(Stored data entries)
********

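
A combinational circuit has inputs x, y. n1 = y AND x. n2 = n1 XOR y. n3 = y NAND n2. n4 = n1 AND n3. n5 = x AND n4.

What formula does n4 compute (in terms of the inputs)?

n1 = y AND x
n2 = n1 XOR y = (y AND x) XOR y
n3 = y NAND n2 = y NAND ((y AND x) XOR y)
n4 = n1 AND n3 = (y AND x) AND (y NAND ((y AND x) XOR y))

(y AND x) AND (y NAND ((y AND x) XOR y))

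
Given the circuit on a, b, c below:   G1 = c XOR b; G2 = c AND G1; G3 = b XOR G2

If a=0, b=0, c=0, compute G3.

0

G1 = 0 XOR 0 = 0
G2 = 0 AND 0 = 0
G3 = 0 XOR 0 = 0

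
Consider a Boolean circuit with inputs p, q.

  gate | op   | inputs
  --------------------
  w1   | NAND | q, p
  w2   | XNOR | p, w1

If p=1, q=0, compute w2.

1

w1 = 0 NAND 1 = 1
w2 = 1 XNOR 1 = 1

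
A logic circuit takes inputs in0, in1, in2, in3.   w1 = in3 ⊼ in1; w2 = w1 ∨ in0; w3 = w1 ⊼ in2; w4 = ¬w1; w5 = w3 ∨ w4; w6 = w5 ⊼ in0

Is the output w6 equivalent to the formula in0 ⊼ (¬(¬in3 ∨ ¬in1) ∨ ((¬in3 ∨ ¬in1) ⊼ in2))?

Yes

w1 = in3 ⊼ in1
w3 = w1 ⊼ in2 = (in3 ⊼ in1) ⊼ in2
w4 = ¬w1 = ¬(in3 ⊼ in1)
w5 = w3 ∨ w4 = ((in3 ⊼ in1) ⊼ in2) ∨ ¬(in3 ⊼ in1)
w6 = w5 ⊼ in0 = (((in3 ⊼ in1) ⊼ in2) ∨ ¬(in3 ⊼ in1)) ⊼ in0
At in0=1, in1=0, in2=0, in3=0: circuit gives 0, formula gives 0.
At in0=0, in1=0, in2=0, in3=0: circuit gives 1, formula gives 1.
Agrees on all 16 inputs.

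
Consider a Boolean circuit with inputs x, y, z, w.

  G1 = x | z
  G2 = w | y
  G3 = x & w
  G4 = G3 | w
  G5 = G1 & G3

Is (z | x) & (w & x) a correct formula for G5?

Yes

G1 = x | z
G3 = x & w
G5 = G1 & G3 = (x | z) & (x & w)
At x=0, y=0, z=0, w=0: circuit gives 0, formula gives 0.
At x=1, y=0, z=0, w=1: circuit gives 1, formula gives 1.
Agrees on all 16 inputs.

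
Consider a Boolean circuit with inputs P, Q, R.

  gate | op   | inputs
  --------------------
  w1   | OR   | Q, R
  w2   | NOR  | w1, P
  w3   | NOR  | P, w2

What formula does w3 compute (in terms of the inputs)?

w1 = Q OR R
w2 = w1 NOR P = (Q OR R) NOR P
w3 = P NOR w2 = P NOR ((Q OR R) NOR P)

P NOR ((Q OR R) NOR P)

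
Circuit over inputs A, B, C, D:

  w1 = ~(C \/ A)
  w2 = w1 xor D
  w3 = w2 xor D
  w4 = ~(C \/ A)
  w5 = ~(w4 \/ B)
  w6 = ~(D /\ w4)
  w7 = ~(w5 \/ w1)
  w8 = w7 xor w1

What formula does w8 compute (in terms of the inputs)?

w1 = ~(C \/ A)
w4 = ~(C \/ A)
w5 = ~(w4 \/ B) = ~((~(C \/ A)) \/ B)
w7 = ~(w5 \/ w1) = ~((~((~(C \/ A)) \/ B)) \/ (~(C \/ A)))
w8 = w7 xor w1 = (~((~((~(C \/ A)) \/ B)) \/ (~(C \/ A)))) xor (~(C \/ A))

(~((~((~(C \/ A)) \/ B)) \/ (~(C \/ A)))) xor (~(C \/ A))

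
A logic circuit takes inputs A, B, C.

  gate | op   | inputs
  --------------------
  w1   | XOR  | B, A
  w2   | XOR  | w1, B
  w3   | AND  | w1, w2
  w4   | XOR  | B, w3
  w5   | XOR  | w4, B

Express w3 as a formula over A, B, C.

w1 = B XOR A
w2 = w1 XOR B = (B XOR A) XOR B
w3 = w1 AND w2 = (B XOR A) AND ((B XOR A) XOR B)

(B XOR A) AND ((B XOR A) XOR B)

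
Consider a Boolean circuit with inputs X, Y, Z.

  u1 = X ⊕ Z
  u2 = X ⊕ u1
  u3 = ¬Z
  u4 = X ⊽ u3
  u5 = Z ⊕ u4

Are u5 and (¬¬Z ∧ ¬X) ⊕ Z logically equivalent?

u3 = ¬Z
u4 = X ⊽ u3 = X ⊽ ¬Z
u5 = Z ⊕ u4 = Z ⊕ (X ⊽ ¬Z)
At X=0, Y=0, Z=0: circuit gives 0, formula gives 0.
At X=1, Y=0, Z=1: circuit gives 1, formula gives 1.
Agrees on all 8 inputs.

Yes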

********

**Work to be completed**
Print, please, the lines above from the very first through the one that holds "A logic circuit takes inputs in0, in1, in2, in3.", both included, word for word and with nothing else.

**Reply to the task**
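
A combinational circuit has inputs x, y. n1 = y AND x. n2 = n1 XOR y. n3 = y NAND n2. n4 = n1 AND n3. n5 = x AND n4.

What formula does n4 compute (in terms of the inputs)?

n1 = y AND x
n2 = n1 XOR y = (y AND x) XOR y
n3 = y NAND n2 = y NAND ((y AND x) XOR y)
n4 = n1 AND n3 = (y AND x) AND (y NAND ((y AND x) XOR y))

(y AND x) AND (y NAND ((y AND x) XOR y))

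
Given the circuit on a, b, c below:   G1 = c XOR b; G2 = c AND G1; G3 = b XOR G2

If a=0, b=0, c=0, compute G3.

0

G1 = 0 XOR 0 = 0
G2 = 0 AND 0 = 0
G3 = 0 XOR 0 = 0

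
Consider a Boolean circuit with inputs p, q.

  gate | op   | inputs
  --------------------
  w1   | NAND | q, p
  w2   | XNOR | p, w1

If p=1, q=0, compute w2.

1

w1 = 0 NAND 1 = 1
w2 = 1 XNOR 1 = 1

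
A logic circuit takes inputs in0, in1, in2, in3.   w1 = in3 ⊼ in1; w2 = w1 ∨ in0; w3 = w1 ⊼ in2; w4 = ¬w1; w5 = w3 ∨ w4; w6 = w5 ⊼ in0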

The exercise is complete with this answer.